Collected data
Segment Open
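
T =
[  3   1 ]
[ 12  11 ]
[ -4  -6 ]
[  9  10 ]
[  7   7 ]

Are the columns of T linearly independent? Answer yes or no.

Row reduce T to echelon form.
R2 ← R2 − (4)·R1: [0, 7]
R3 ← R3 + (4/3)·R1: [0, -14/3]
R4 ← R4 − (3)·R1: [0, 7]
R5 ← R5 − (7/3)·R1: [0, 14/3]
R3 ← R3 + (2/3)·R2: [0, 0]
R4 ← R4 − R2: [0, 0]
R5 ← R5 − (2/3)·R2: [0, 0]
2 pivots among 2 columns.
Every column is a pivot column, so the columns are linearly independent.

yes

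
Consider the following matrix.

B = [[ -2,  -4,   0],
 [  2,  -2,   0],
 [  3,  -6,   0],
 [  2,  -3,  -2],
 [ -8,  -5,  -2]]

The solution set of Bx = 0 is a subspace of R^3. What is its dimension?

0

Row reduce to echelon form.
R2 ← R2 + R1: [0, -6, 0]
R3 ← R3 + (3/2)·R1: [0, -12, 0]
R4 ← R4 + R1: [0, -7, -2]
R5 ← R5 − (4)·R1: [0, 11, -2]
R3 ← R3 − (2)·R2: [0, 0, 0]
R4 ← R4 − (7/6)·R2: [0, 0, -2]
R5 ← R5 + (11/6)·R2: [0, 0, -2]
Swap R3 ↔ R4
R5 ← R5 − R3: [0, 0, 0]
3 nonzero rows, so rank(B) = 3.
B has 3 columns; by rank–nullity, nullity = 3 − 3 = 0.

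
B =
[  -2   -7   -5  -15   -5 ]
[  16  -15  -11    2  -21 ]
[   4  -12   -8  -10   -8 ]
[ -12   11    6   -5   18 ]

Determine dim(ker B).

Row reduce to echelon form.
R2 ← R2 + (8)·R1: [0, -71, -51, -118, -61]
R3 ← R3 + (2)·R1: [0, -26, -18, -40, -18]
R4 ← R4 − (6)·R1: [0, 53, 36, 85, 48]
R3 ← R3 − (26/71)·R2: [0, 0, 48/71, 228/71, 308/71]
R4 ← R4 + (53/71)·R2: [0, 0, -147/71, -219/71, 175/71]
R4 ← R4 + (49/16)·R3: [0, 0, 0, 27/4, 63/4]
4 nonzero rows, so rank(B) = 4.
B has 5 columns; by rank–nullity, nullity = 5 − 4 = 1.

1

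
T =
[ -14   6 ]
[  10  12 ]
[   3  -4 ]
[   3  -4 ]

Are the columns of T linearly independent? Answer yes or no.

Row reduce T to echelon form.
R2 ← R2 + (5/7)·R1: [0, 114/7]
R3 ← R3 + (3/14)·R1: [0, -19/7]
R4 ← R4 + (3/14)·R1: [0, -19/7]
R3 ← R3 + (1/6)·R2: [0, 0]
R4 ← R4 + (1/6)·R2: [0, 0]
2 pivots among 2 columns.
Every column is a pivot column, so the columns are linearly independent.

yes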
Segment Closed
Print all of the records, leaving each one exactly as it appears above.

FINISHED EXERCISE:
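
T =
[  3   1 ]
[ 12  11 ]
[ -4  -6 ]
[  9  10 ]
[  7   7 ]

Are the columns of T linearly independent? Answer yes or no.

Row reduce T to echelon form.
R2 ← R2 − (4)·R1: [0, 7]
R3 ← R3 + (4/3)·R1: [0, -14/3]
R4 ← R4 − (3)·R1: [0, 7]
R5 ← R5 − (7/3)·R1: [0, 14/3]
R3 ← R3 + (2/3)·R2: [0, 0]
R4 ← R4 − R2: [0, 0]
R5 ← R5 − (2/3)·R2: [0, 0]
2 pivots among 2 columns.
Every column is a pivot column, so the columns are linearly independent.

yes

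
Consider the following matrix.

B = [[ -2,  -4,   0],
 [  2,  -2,   0],
 [  3,  -6,   0],
 [  2,  -3,  -2],
 [ -8,  -5,  -2]]

The solution set of Bx = 0 is a subspace of R^3. What is its dimension?

0

Row reduce to echelon form.
R2 ← R2 + R1: [0, -6, 0]
R3 ← R3 + (3/2)·R1: [0, -12, 0]
R4 ← R4 + R1: [0, -7, -2]
R5 ← R5 − (4)·R1: [0, 11, -2]
R3 ← R3 − (2)·R2: [0, 0, 0]
R4 ← R4 − (7/6)·R2: [0, 0, -2]
R5 ← R5 + (11/6)·R2: [0, 0, -2]
Swap R3 ↔ R4
R5 ← R5 − R3: [0, 0, 0]
3 nonzero rows, so rank(B) = 3.
B has 3 columns; by rank–nullity, nullity = 3 − 3 = 0.

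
B =
[  -2   -7   -5  -15   -5 ]
[  16  -15  -11    2  -21 ]
[   4  -12   -8  -10   -8 ]
[ -12   11    6   -5   18 ]

Determine dim(ker B).

Row reduce to echelon form.
R2 ← R2 + (8)·R1: [0, -71, -51, -118, -61]
R3 ← R3 + (2)·R1: [0, -26, -18, -40, -18]
R4 ← R4 − (6)·R1: [0, 53, 36, 85, 48]
R3 ← R3 − (26/71)·R2: [0, 0, 48/71, 228/71, 308/71]
R4 ← R4 + (53/71)·R2: [0, 0, -147/71, -219/71, 175/71]
R4 ← R4 + (49/16)·R3: [0, 0, 0, 27/4, 63/4]
4 nonzero rows, so rank(B) = 4.
B has 5 columns; by rank–nullity, nullity = 5 − 4 = 1.

1

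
T =
[ -14   6 ]
[  10  12 ]
[   3  -4 ]
[   3  -4 ]

Are the columns of T linearly independent? Answer yes or no.

Row reduce T to echelon form.
R2 ← R2 + (5/7)·R1: [0, 114/7]
R3 ← R3 + (3/14)·R1: [0, -19/7]
R4 ← R4 + (3/14)·R1: [0, -19/7]
R3 ← R3 + (1/6)·R2: [0, 0]
R4 ← R4 + (1/6)·R2: [0, 0]
2 pivots among 2 columns.
Every column is a pivot column, so the columns are linearly independent.

yes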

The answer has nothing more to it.